Beginning with the line that holds "What is $- 20" in the data below, give again every line through the one that holds "Answer: $-180$", exactly as written.
** Data extract follows **
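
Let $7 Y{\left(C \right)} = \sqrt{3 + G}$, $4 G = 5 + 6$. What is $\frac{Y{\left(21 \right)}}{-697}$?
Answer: $- \frac{\sqrt{23}}{9758} \approx -0.00049148$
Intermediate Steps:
$G = \frac{11}{4}$ ($G = \frac{5 + 6}{4} = \frac{1}{4} \cdot 11 = \frac{11}{4} \approx 2.75$)
$Y{\left(C \right)} = \frac{\sqrt{23}}{14}$ ($Y{\left(C \right)} = \frac{\sqrt{3 + \frac{11}{4}}}{7} = \frac{\sqrt{\frac{23}{4}}}{7} = \frac{\frac{1}{2} \sqrt{23}}{7} = \frac{\sqrt{23}}{14}$)
$\frac{Y{\left(21 \right)}}{-697} = \frac{\frac{1}{14} \sqrt{23}}{-697} = \frac{\sqrt{23}}{14} \left(- \frac{1}{697}\right) = - \frac{\sqrt{23}}{9758}$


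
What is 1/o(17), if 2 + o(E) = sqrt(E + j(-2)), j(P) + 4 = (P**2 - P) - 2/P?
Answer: 1/8 + sqrt(5)/8 ≈ 0.40451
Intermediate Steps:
j(P) = -4 + P**2 - P - 2/P (j(P) = -4 + ((P**2 - P) - 2/P) = -4 + (P**2 - P - 2/P) = -4 + P**2 - P - 2/P)
o(E) = -2 + sqrt(3 + E) (o(E) = -2 + sqrt(E + (-4 + (-2)**2 - 1*(-2) - 2/(-2))) = -2 + sqrt(E + (-4 + 4 + 2 - 2*(-1/2))) = -2 + sqrt(E + (-4 + 4 + 2 + 1)) = -2 + sqrt(E + 3) = -2 + sqrt(3 + E))
1/o(17) = 1/(-2 + sqrt(3 + 17)) = 1/(-2 + sqrt(20)) = 1/(-2 + 2*sqrt(5))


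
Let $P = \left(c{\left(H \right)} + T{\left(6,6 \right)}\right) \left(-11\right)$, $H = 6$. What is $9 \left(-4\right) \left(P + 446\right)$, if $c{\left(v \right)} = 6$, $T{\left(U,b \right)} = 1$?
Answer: $-13284$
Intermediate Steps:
$P = -77$ ($P = \left(6 + 1\right) \left(-11\right) = 7 \left(-11\right) = -77$)
$9 \left(-4\right) \left(P + 446\right) = 9 \left(-4\right) \left(-77 + 446\right) = \left(-36\right) 369 = -13284$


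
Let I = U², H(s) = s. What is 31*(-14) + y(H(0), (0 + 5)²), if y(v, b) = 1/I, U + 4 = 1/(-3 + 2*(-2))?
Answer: -364945/841 ≈ -433.94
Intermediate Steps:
U = -29/7 (U = -4 + 1/(-3 + 2*(-2)) = -4 + 1/(-3 - 4) = -4 + 1/(-7) = -4 - ⅐ = -29/7 ≈ -4.1429)
I = 841/49 (I = (-29/7)² = 841/49 ≈ 17.163)
y(v, b) = 49/841 (y(v, b) = 1/(841/49) = 49/841)
31*(-14) + y(H(0), (0 + 5)²) = 31*(-14) + 49/841 = -434 + 49/841 = -364945/841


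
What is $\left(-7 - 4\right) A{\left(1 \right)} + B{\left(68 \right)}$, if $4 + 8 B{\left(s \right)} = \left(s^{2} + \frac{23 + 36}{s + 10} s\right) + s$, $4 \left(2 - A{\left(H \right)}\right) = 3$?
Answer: $\frac{45137}{78} \approx 578.68$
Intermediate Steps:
$A{\left(H \right)} = \frac{5}{4}$ ($A{\left(H \right)} = 2 - \frac{3}{4} = \frac{5}{4}$)
$B{\left(s \right)} = - \frac{1}{2} + \frac{s}{8} + \frac{s^{2}}{8} + \frac{59 s}{8 \left(10 + s\right)}$ ($B{\left(s \right)} = - \frac{1}{2} + \frac{\left(s^{2} + \frac{23 + 36}{s + 10} s\right) + s}{8} = - \frac{1}{2} + \frac{\left(s^{2} + \frac{59}{10 + s} s\right) + s}{8} = - \frac{1}{2} + \frac{\left(s^{2} + \frac{59 s}{10 + s}\right) + s}{8} = - \frac{1}{2} + \frac{s + s^{2} + \frac{59 s}{10 + s}}{8} = - \frac{1}{2} + \left(\frac{s}{8} + \frac{s^{2}}{8} + \frac{59 s}{8 \left(10 + s\right)}\right) = - \frac{1}{2} + \frac{s}{8} + \frac{s^{2}}{8} + \frac{59 s}{8 \left(10 + s\right)}$)
$\left(-7 - 4\right) A{\left(1 \right)} + B{\left(68 \right)} = \left(-7 - 4\right) \frac{5}{4} + \frac{-40 + 68^{3} + 11 \cdot 68^{2} + 65 \cdot 68}{8 \left(10 + 68\right)} = \left(-7 - 4\right) \frac{5}{4} + \frac{-40 + 314432 + 11 \cdot 4624 + 4420}{8 \cdot 78} = \left(-11\right) \frac{5}{4} + \frac{1}{8} \cdot \frac{1}{78} \left(-40 + 314432 + 50864 + 4420\right) = - \frac{55}{4} + \frac{1}{8} \cdot \frac{1}{78} \cdot 369676 = - \frac{55}{4} + \frac{92419}{156} = \frac{45137}{78}$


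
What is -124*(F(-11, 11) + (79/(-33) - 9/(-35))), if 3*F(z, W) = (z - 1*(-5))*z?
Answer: -2844808/1155 ≈ -2463.0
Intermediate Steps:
F(z, W) = z*(5 + z)/3 (F(z, W) = ((z - 1*(-5))*z)/3 = ((z + 5)*z)/3 = ((5 + z)*z)/3 = (z*(5 + z))/3 = z*(5 + z)/3)
-124*(F(-11, 11) + (79/(-33) - 9/(-35))) = -124*((1/3)*(-11)*(5 - 11) + (79/(-33) - 9/(-35))) = -124*((1/3)*(-11)*(-6) + (79*(-1/33) - 9*(-1/35))) = -124*(22 + (-79/33 + 9/35)) = -124*(22 - 2468/1155) = -124*22942/1155 = -2844808/1155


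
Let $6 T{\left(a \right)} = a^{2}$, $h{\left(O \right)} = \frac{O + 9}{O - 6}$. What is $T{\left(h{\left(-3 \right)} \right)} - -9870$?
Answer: $\frac{266492}{27} \approx 9870.1$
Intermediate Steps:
$h{\left(O \right)} = \frac{9 + O}{-6 + O}$
$T{\left(a \right)} = \frac{a^{2}}{6}$
$T{\left(h{\left(-3 \right)} \right)} - -9870 = \frac{\left(\frac{9 - 3}{-6 - 3}\right)^{2}}{6} - -9870 = \frac{\left(\frac{1}{-9} \cdot 6\right)^{2}}{6} + 9870 = \frac{\left(\left(- \frac{1}{9}\right) 6\right)^{2}}{6} + 9870 = \frac{\left(- \frac{2}{3}\right)^{2}}{6} + 9870 = \frac{1}{6} \cdot \frac{4}{9} + 9870 = \frac{2}{27} + 9870 = \frac{266492}{27}$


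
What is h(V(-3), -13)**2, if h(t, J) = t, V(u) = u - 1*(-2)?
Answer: 1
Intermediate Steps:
V(u) = 2 + u (V(u) = u + 2 = 2 + u)
h(V(-3), -13)**2 = (2 - 3)**2 = (-1)**2 = 1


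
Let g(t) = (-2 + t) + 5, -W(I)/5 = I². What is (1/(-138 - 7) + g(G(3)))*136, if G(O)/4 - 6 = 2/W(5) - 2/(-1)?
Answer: 17220048/3625 ≈ 4750.4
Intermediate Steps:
W(I) = -5*I²
G(O) = 3992/125 (G(O) = 24 + 4*(2/((-5*5²)) - 2/(-1)) = 24 + 4*(2/((-5*25)) - 2*(-1)) = 24 + 4*(2/(-125) + 2) = 24 + 4*(2*(-1/125) + 2) = 24 + 4*(-2/125 + 2) = 24 + 4*(248/125) = 24 + 992/125 = 3992/125)
g(t) = 3 + t
(1/(-138 - 7) + g(G(3)))*136 = (1/(-138 - 7) + (3 + 3992/125))*136 = (1/(-145) + 4367/125)*136 = (-1/145 + 4367/125)*136 = (126618/3625)*136 = 17220048/3625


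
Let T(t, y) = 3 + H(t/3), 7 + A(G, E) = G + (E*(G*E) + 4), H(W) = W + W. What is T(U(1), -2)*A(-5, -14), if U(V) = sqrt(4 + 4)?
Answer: -2964 - 3952*sqrt(2)/3 ≈ -4827.0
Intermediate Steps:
H(W) = 2*W
U(V) = 2*sqrt(2) (U(V) = sqrt(8) = 2*sqrt(2))
A(G, E) = -3 + G + G*E**2 (A(G, E) = -7 + (G + (E*(G*E) + 4)) = -7 + (G + (E*(E*G) + 4)) = -7 + (G + (G*E**2 + 4)) = -7 + (G + (4 + G*E**2)) = -7 + (4 + G + G*E**2) = -3 + G + G*E**2)
T(t, y) = 3 + 2*t/3 (T(t, y) = 3 + 2*(t/3) = 3 + 2*t/3)
T(U(1), -2)*A(-5, -14) = (3 + 2*(2*sqrt(2))/3)*(-3 - 5 - 5*(-14)**2) = (3 + 4*sqrt(2)/3)*(-3 - 5 - 5*196) = (3 + 4*sqrt(2)/3)*(-3 - 5 - 980) = (3 + 4*sqrt(2)/3)*(-988) = -2964 - 3952*sqrt(2)/3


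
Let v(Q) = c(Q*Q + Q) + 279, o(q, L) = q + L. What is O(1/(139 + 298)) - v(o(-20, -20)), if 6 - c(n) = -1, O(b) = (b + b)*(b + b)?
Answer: -54617130/190969 ≈ -286.00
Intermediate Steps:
o(q, L) = L + q
O(b) = 4*b**2 (O(b) = (2*b)*(2*b) = 4*b**2)
c(n) = 7 (c(n) = 6 - 1*(-1) = 6 + 1 = 7)
v(Q) = 286 (v(Q) = 7 + 279 = 286)
O(1/(139 + 298)) - v(o(-20, -20)) = 4*(1/(139 + 298))**2 - 1*286 = 4*(1/437)**2 - 286 = 4*(1/190969) - 286 = 4/190969 - 286 = -54617130/190969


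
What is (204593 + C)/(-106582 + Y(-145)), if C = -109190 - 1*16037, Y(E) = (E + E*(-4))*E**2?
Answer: 79366/9039293 ≈ 0.0087801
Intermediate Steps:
Y(E) = -3*E**3 (Y(E) = (E - 4*E)*E**2 = (-3*E)*E**2 = -3*E**3)
C = -125227 (C = -109190 - 16037 = -125227)
(204593 + C)/(-106582 + Y(-145)) = (204593 - 125227)/(-106582 - 3*(-145)**3) = 79366/(-106582 - 3*(-3048625)) = 79366/(-106582 + 9145875) = 79366/9039293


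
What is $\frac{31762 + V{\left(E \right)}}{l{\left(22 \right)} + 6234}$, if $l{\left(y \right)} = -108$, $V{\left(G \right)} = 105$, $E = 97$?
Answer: $\frac{31867}{6126} \approx 5.2019$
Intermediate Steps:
$\frac{31762 + V{\left(E \right)}}{l{\left(22 \right)} + 6234} = \frac{31762 + 105}{-108 + 6234} = \frac{31867}{6126}$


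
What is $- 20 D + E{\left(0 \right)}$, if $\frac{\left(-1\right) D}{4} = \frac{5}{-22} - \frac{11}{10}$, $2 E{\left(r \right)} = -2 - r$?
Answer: $- \frac{1179}{11} \approx -107.18$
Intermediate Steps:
$E{\left(r \right)} = -1 - \frac{r}{2}$ ($E{\left(r \right)} = \frac{-2 - r}{2} = -1 - \frac{r}{2}$)
$D = \frac{292}{55}$ ($D = - 4 \left(\frac{5}{-22} - \frac{11}{10}\right) = - 4 \left(5 \left(- \frac{1}{22}\right) - \frac{11}{10}\right) = - 4 \left(- \frac{5}{22} - \frac{11}{10}\right) = \left(-4\right) \left(- \frac{73}{55}\right) = \frac{292}{55} \approx 5.3091$)
$- 20 D + E{\left(0 \right)} = \left(-20\right) \frac{292}{55} - 1 = - \frac{1168}{11} + \left(-1 + 0\right) = - \frac{1168}{11} - 1 = - \frac{1179}{11}$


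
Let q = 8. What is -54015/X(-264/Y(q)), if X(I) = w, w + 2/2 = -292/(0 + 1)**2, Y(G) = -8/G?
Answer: 54015/293 ≈ 184.35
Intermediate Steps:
w = -293 (w = -1 - 292/(0 + 1)**2 = -1 - 292/(1**2) = -1 - 292/1 = -1 - 292*1 = -1 - 292 = -293)
X(I) = -293
-54015/X(-264/Y(q)) = -54015/(-293) = -54015*(-1/293) = 54015/293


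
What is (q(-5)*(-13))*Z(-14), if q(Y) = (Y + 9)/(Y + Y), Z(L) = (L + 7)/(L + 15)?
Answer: -182/5 ≈ -36.400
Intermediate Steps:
Z(L) = (7 + L)/(15 + L)
q(Y) = (9 + Y)/(2*Y) (q(Y) = (9 + Y)/((2*Y)) = (9 + Y)*(1/(2*Y)) = (9 + Y)/(2*Y))
(q(-5)*(-13))*Z(-14) = (((1/2)*(9 - 5)/(-5))*(-13))*((7 - 14)/(15 - 14)) = (((1/2)*(-1/5)*4)*(-13))*(-7/1) = (-2/5*(-13))*(1*(-7)) = (26/5)*(-7) = -182/5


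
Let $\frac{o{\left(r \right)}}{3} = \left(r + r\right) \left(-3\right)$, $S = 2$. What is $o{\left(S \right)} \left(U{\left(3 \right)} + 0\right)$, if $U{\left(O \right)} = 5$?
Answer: $-180$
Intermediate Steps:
$o{\left(r \right)} = - 18 r$ ($o{\left(r \right)} = 3 \left(r + r\right) \left(-3\right) = 3 \cdot 2 r \left(-3\right) = 3 \left(- 6 r\right) = - 18 r$)
$o{\left(S \right)} \left(U{\left(3 \right)} + 0\right) = \left(-18\right) 2 \left(5 + 0\right) = \left(-36\right) 5 = -180$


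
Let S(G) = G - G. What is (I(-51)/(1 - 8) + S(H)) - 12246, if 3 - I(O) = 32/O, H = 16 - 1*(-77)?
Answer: -4372007/357 ≈ -12247.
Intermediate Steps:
H = 93 (H = 16 + 77 = 93)
I(O) = 3 - 32/O
S(G) = 0
(I(-51)/(1 - 8) + S(H)) - 12246 = ((3 - 32/(-51))/(1 - 8) + 0) - 12246 = ((3 - 32*(-1/51))/(-7) + 0) - 12246 = (-(3 + 32/51)/7 + 0) - 12246 = (-⅐*185/51 + 0) - 12246 = (-185/357 + 0) - 12246 = -185/357 - 12246 = -4372007/357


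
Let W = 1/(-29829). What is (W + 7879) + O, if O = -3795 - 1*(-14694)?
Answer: 560128961/29829 ≈ 18778.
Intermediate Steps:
W = -1/29829 ≈ -3.3524e-5
O = 10899 (O = -3795 + 14694 = 10899)
(W + 7879) + O = (-1/29829 + 7879) + 10899 = 235022690/29829 + 10899 = 560128961/29829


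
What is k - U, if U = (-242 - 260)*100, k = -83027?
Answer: -32827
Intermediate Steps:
U = -50200 (U = -502*100 = -50200)
k - U = -83027 - 1*(-50200) = -83027 + 50200 = -32827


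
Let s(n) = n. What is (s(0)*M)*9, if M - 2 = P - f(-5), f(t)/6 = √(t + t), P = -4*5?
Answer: 0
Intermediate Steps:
P = -20
f(t) = 6*√2*√t (f(t) = 6*√(t + t) = 6*√(2*t) = 6*(√2*√t) = 6*√2*√t)
M = -18 - 6*I*√10 (M = 2 + (-20 - 6*√2*√(-5)) = 2 + (-20 - 6*√2*I*√5) = 2 + (-20 - 6*I*√10) = -18 - 6*I*√10 ≈ -18.0 - 18.974*I)
(s(0)*M)*9 = (0*(-18 - 6*I*√10))*9 = 0*9 = 0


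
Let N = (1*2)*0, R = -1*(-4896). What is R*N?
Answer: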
** End of Data extract **
Task result:
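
What is $- 20 D + E{\left(0 \right)}$, if $\frac{\left(-1\right) D}{4} = \frac{5}{-22} - \frac{11}{10}$, $2 E{\left(r \right)} = -2 - r$?
Answer: $- \frac{1179}{11} \approx -107.18$
Intermediate Steps:
$E{\left(r \right)} = -1 - \frac{r}{2}$ ($E{\left(r \right)} = \frac{-2 - r}{2} = -1 - \frac{r}{2}$)
$D = \frac{292}{55}$ ($D = - 4 \left(\frac{5}{-22} - \frac{11}{10}\right) = - 4 \left(5 \left(- \frac{1}{22}\right) - \frac{11}{10}\right) = - 4 \left(- \frac{5}{22} - \frac{11}{10}\right) = \left(-4\right) \left(- \frac{73}{55}\right) = \frac{292}{55} \approx 5.3091$)
$- 20 D + E{\left(0 \right)} = \left(-20\right) \frac{292}{55} - 1 = - \frac{1168}{11} + \left(-1 + 0\right) = - \frac{1168}{11} - 1 = - \frac{1179}{11}$


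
Let q = 8. What is -54015/X(-264/Y(q)), if X(I) = w, w + 2/2 = -292/(0 + 1)**2, Y(G) = -8/G?
Answer: 54015/293 ≈ 184.35
Intermediate Steps:
w = -293 (w = -1 - 292/(0 + 1)**2 = -1 - 292/(1**2) = -1 - 292/1 = -1 - 292*1 = -1 - 292 = -293)
X(I) = -293
-54015/X(-264/Y(q)) = -54015/(-293) = -54015*(-1/293) = 54015/293


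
What is (q(-5)*(-13))*Z(-14), if q(Y) = (Y + 9)/(Y + Y), Z(L) = (L + 7)/(L + 15)?
Answer: -182/5 ≈ -36.400
Intermediate Steps:
Z(L) = (7 + L)/(15 + L)
q(Y) = (9 + Y)/(2*Y) (q(Y) = (9 + Y)/((2*Y)) = (9 + Y)*(1/(2*Y)) = (9 + Y)/(2*Y))
(q(-5)*(-13))*Z(-14) = (((1/2)*(9 - 5)/(-5))*(-13))*((7 - 14)/(15 - 14)) = (((1/2)*(-1/5)*4)*(-13))*(-7/1) = (-2/5*(-13))*(1*(-7)) = (26/5)*(-7) = -182/5


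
Let $\frac{o{\left(r \right)}}{3} = \left(r + r\right) \left(-3\right)$, $S = 2$. What is $o{\left(S \right)} \left(U{\left(3 \right)} + 0\right)$, if $U{\left(O \right)} = 5$?
Answer: $-180$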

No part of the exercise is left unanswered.